Items listed in a dataset:
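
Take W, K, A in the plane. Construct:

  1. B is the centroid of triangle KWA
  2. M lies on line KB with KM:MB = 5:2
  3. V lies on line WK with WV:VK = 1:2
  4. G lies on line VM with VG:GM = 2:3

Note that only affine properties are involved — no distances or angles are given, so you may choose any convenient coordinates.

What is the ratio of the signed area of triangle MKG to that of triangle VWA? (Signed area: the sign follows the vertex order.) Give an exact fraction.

Assign W = (0, 0), K = (1, 0), A = (0, 1) — the answer is frame-independent, so this choice is without loss of generality.
1. B is the centroid of triangle KWA ⇒ B = (1/3, 1/3)
2. M lies on line KB with KM:MB = 5:2 ⇒ M = (11/21, 5/21)
3. V lies on line WK with WV:VK = 1:2 ⇒ V = (1/3, 0)
4. G lies on line VM with VG:GM = 2:3 ⇒ G = (43/105, 2/21)
2·[MKG] = -2/21, 2·[VWA] = -1/3
[MKG]:[VWA] = -2/21:-1/3 = 2/7

[MKG]:[VWA] = 2/7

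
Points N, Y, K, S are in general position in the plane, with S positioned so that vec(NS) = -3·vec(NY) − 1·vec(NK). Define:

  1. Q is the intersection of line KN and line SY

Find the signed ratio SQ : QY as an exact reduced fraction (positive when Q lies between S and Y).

Choose coordinates N = (0, 0), Y = (1, 0), K = (0, 1), S = (-3, -1).
1. Q is the intersection of line KN and line SY ⇒ Q = (0, -1/4)
Q = S + t·(Y−S) with t = 3/4, so SQ:QY = t:(1−t) = 3/4:1/4

SQ:QY = 3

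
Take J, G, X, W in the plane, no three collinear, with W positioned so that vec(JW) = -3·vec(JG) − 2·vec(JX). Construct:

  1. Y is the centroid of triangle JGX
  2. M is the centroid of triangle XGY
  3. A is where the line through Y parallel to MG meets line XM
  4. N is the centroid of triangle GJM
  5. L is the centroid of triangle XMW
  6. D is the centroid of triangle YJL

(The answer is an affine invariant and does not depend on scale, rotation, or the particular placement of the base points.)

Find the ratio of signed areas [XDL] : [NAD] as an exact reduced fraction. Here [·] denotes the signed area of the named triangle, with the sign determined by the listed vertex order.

[XDL]:[NAD] = 49/17

Work in coordinates with J = (0, 0), G = (1, 0), X = (0, 1), W = (-3, -2).
1. Y is the centroid of triangle JGX ⇒ Y = (1/3, 1/3)
2. M is the centroid of triangle XGY ⇒ M = (4/9, 4/9)
3. A is where the line through Y parallel to MG meets line XM ⇒ A = (8/9, -1/9)
4. N is the centroid of triangle GJM ⇒ N = (13/27, 4/27)
5. L is the centroid of triangle XMW ⇒ L = (-23/27, -5/27)
6. D is the centroid of triangle YJL ⇒ D = (-14/81, 4/81)
2·[XDL] = -49/81, 2·[NAD] = -17/81
[XDL]:[NAD] = -49/81:-17/81 = 49/17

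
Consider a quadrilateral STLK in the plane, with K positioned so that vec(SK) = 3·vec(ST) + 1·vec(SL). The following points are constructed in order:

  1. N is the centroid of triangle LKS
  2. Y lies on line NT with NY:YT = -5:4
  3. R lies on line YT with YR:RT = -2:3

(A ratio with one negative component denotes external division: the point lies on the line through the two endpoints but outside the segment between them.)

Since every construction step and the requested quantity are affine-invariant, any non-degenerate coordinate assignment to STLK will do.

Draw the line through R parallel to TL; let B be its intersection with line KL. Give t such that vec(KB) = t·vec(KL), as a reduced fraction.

t = 11/3

Set S = (0, 0), T = (1, 0), L = (0, 1), K = (3, 1); any affine frame gives the same invariant.
1. N is the centroid of triangle LKS ⇒ N = (1, 2/3)
2. Y lies on line NT with NY:YT = -5:4 ⇒ Y = (1, -8/3)
3. R lies on line YT with YR:RT = -2:3 ⇒ R = (1, -8)
through R parallel to TL: direction (-1, 1); meets KL at B = (-8, 1)
B = K + t·(L−K) with t = 11/3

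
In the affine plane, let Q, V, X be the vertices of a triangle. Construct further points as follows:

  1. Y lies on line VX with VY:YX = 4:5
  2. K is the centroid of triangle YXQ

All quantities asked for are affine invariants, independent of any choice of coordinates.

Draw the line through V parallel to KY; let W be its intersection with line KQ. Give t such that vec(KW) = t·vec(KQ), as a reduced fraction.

Assign Q = (0, 0), V = (1, 0), X = (0, 1) — the answer is frame-independent, so this choice is without loss of generality.
1. Y lies on line VX with VY:YX = 4:5 ⇒ Y = (5/9, 4/9)
2. K is the centroid of triangle YXQ ⇒ K = (5/27, 13/27)
through V parallel to KY: direction (10/27, -1/27); meets KQ at W = (1/27, 13/135)
W = K + t·(Q−K) with t = 4/5

t = 4/5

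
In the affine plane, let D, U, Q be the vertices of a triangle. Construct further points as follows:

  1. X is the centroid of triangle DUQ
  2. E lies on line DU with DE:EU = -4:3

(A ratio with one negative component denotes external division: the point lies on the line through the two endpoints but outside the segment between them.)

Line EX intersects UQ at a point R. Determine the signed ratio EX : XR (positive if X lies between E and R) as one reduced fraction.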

▶ _Task directions_: Nothing may be left out. Retype all the entries exactly.

▶ _Task solution_:
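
Take W, K, A in the plane. Construct:

  1. B is the centroid of triangle KWA
  2. M lies on line KB with KM:MB = 5:2
  3. V lies on line WK with WV:VK = 1:2
  4. G lies on line VM with VG:GM = 2:3

Note that only affine properties are involved — no distances or angles are given, so you may choose any convenient coordinates.

What is the ratio of the signed area of triangle MKG to that of triangle VWA? (Signed area: the sign follows the vertex order.) Give an exact fraction.

Assign W = (0, 0), K = (1, 0), A = (0, 1) — the answer is frame-independent, so this choice is without loss of generality.
1. B is the centroid of triangle KWA ⇒ B = (1/3, 1/3)
2. M lies on line KB with KM:MB = 5:2 ⇒ M = (11/21, 5/21)
3. V lies on line WK with WV:VK = 1:2 ⇒ V = (1/3, 0)
4. G lies on line VM with VG:GM = 2:3 ⇒ G = (43/105, 2/21)
2·[MKG] = -2/21, 2·[VWA] = -1/3
[MKG]:[VWA] = -2/21:-1/3 = 2/7

[MKG]:[VWA] = 2/7

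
Points N, Y, K, S are in general position in the plane, with S positioned so that vec(NS) = -3·vec(NY) − 1·vec(NK). Define:

  1. Q is the intersection of line KN and line SY

Find the signed ratio SQ : QY as an exact reduced fraction (positive when Q lies between S and Y).

Choose coordinates N = (0, 0), Y = (1, 0), K = (0, 1), S = (-3, -1).
1. Q is the intersection of line KN and line SY ⇒ Q = (0, -1/4)
Q = S + t·(Y−S) with t = 3/4, so SQ:QY = t:(1−t) = 3/4:1/4

SQ:QY = 3

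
Take J, G, X, W in the plane, no three collinear, with W positioned so that vec(JW) = -3·vec(JG) − 2·vec(JX). Construct:

  1. Y is the centroid of triangle JGX
  2. M is the centroid of triangle XGY
  3. A is where the line through Y parallel to MG meets line XM
  4. N is the centroid of triangle GJM
  5. L is the centroid of triangle XMW
  6. D is the centroid of triangle YJL

(The answer is an affine invariant and does not depend on scale, rotation, or the particular placement of the base points.)

Find the ratio of signed areas [XDL] : [NAD] as an exact reduced fraction. Here [·] denotes the signed area of the named triangle, with the sign determined by the listed vertex order.

[XDL]:[NAD] = 49/17

Work in coordinates with J = (0, 0), G = (1, 0), X = (0, 1), W = (-3, -2).
1. Y is the centroid of triangle JGX ⇒ Y = (1/3, 1/3)
2. M is the centroid of triangle XGY ⇒ M = (4/9, 4/9)
3. A is where the line through Y parallel to MG meets line XM ⇒ A = (8/9, -1/9)
4. N is the centroid of triangle GJM ⇒ N = (13/27, 4/27)
5. L is the centroid of triangle XMW ⇒ L = (-23/27, -5/27)
6. D is the centroid of triangle YJL ⇒ D = (-14/81, 4/81)
2·[XDL] = -49/81, 2·[NAD] = -17/81
[XDL]:[NAD] = -49/81:-17/81 = 49/17

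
Consider a quadrilateral STLK in the plane, with K positioned so that vec(SK) = 3·vec(ST) + 1·vec(SL). The following points are constructed in order:

  1. N is the centroid of triangle LKS
  2. Y lies on line NT with NY:YT = -5:4
  3. R lies on line YT with YR:RT = -2:3

(A ratio with one negative component denotes external division: the point lies on the line through the two endpoints but outside the segment between them.)

Since every construction step and the requested quantity are affine-invariant, any non-degenerate coordinate assignment to STLK will do.

Draw the line through R parallel to TL; let B be its intersection with line KL. Give t such that vec(KB) = t·vec(KL), as a reduced fraction.

t = 11/3

Set S = (0, 0), T = (1, 0), L = (0, 1), K = (3, 1); any affine frame gives the same invariant.
1. N is the centroid of triangle LKS ⇒ N = (1, 2/3)
2. Y lies on line NT with NY:YT = -5:4 ⇒ Y = (1, -8/3)
3. R lies on line YT with YR:RT = -2:3 ⇒ R = (1, -8)
through R parallel to TL: direction (-1, 1); meets KL at B = (-8, 1)
B = K + t·(L−K) with t = 11/3

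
In the affine plane, let Q, V, X be the vertices of a triangle. Construct further points as follows:

  1. Y lies on line VX with VY:YX = 4:5
  2. K is the centroid of triangle YXQ

All quantities asked for are affine invariants, independent of any choice of coordinates.

Draw the line through V parallel to KY; let W be its intersection with line KQ. Give t such that vec(KW) = t·vec(KQ), as a reduced fraction.

Assign Q = (0, 0), V = (1, 0), X = (0, 1) — the answer is frame-independent, so this choice is without loss of generality.
1. Y lies on line VX with VY:YX = 4:5 ⇒ Y = (5/9, 4/9)
2. K is the centroid of triangle YXQ ⇒ K = (5/27, 13/27)
through V parallel to KY: direction (10/27, -1/27); meets KQ at W = (1/27, 13/135)
W = K + t·(Q−K) with t = 4/5

t = 4/5

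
In the affine plane, let D, U, Q be the vertices of a triangle. Construct further points as follows:

  1. X is the centroid of triangle DUQ
  2. E lies on line DU with DE:EU = -4:3

(A ratio with one negative component denotes external division: the point lies on the line through the two endpoints but outside the segment between them.)

Line EX intersects UQ at a point R. Determine the signed ratio EX : XR (positive if X lies between E and R) as one reduced fraction.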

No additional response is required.